§ EXERCISE BRIEF
Output all entries precisely.

§ DATA EXTRACTS
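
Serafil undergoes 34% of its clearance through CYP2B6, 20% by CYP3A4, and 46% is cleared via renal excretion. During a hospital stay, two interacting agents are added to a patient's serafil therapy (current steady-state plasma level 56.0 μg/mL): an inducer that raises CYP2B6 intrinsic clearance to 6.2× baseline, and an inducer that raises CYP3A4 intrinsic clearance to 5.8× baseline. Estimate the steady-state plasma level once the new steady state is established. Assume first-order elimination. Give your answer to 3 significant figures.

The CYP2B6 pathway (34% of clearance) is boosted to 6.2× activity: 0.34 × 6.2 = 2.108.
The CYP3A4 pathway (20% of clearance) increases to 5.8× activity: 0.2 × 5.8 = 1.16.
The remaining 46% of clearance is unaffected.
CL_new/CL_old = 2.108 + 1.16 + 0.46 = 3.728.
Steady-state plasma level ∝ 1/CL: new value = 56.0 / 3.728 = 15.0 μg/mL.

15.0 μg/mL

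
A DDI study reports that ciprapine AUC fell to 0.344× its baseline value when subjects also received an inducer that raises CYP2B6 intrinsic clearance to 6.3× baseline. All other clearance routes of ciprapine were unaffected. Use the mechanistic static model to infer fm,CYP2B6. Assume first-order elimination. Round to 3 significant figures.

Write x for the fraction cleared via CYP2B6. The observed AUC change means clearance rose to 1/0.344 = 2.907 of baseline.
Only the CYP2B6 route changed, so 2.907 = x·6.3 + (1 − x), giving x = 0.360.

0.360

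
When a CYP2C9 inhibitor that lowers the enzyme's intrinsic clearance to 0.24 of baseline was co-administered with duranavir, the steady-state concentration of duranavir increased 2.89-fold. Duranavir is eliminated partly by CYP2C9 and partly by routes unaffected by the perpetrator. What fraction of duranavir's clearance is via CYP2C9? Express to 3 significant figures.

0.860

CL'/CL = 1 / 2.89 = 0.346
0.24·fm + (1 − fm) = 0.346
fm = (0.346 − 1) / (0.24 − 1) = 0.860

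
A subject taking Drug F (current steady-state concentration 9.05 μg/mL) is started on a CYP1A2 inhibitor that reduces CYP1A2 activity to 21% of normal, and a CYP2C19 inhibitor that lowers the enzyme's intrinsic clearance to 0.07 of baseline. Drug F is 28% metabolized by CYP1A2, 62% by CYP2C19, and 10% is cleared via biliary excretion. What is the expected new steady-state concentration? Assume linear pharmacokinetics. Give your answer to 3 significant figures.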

§ REPLY TO THE EXERCISE
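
Serafil undergoes 34% of its clearance through CYP2B6, 20% by CYP3A4, and 46% is cleared via renal excretion. During a hospital stay, two interacting agents are added to a patient's serafil therapy (current steady-state plasma level 56.0 μg/mL): an inducer that raises CYP2B6 intrinsic clearance to 6.2× baseline, and an inducer that raises CYP3A4 intrinsic clearance to 5.8× baseline. Estimate the steady-state plasma level once the new steady state is established. Assume first-order elimination. Give your answer to 3 significant figures.

The CYP2B6 pathway (34% of clearance) is boosted to 6.2× activity: 0.34 × 6.2 = 2.108.
The CYP3A4 pathway (20% of clearance) increases to 5.8× activity: 0.2 × 5.8 = 1.16.
The remaining 46% of clearance is unaffected.
CL_new/CL_old = 2.108 + 1.16 + 0.46 = 3.728.
Steady-state plasma level ∝ 1/CL: new value = 56.0 / 3.728 = 15.0 μg/mL.

15.0 μg/mL

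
A DDI study reports that ciprapine AUC fell to 0.344× its baseline value when subjects also received an inducer that raises CYP2B6 intrinsic clearance to 6.3× baseline. All other clearance routes of ciprapine were unaffected. Use the mechanistic static model to infer fm,CYP2B6. Assume first-order elimination. Round to 3 significant figures.

Write x for the fraction cleared via CYP2B6. The observed AUC change means clearance rose to 1/0.344 = 2.907 of baseline.
Only the CYP2B6 route changed, so 2.907 = x·6.3 + (1 − x), giving x = 0.360.

0.360

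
When a CYP2C9 inhibitor that lowers the enzyme's intrinsic clearance to 0.24 of baseline was co-administered with duranavir, the steady-state concentration of duranavir increased 2.89-fold. Duranavir is eliminated partly by CYP2C9 and partly by routes unaffected by the perpetrator. What fraction of duranavir's clearance is via CYP2C9? Express to 3 significant figures.

0.860

CL'/CL = 1 / 2.89 = 0.346
0.24·fm + (1 − fm) = 0.346
fm = (0.346 − 1) / (0.24 − 1) = 0.860

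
A subject taking Drug F (current steady-state concentration 9.05 μg/mL) is started on a CYP1A2 inhibitor that reduces CYP1A2 activity to 21% of normal, and a CYP2C19 inhibitor that lowers the enzyme's intrinsic clearance to 0.07 of baseline. Drug F is 28% metabolized by CYP1A2, 62% by CYP2C19, and 10% is cleared via biliary excretion. What is the expected new steady-state concentration? Assume linear pharmacokinetics. Give your answer to 3 significant figures.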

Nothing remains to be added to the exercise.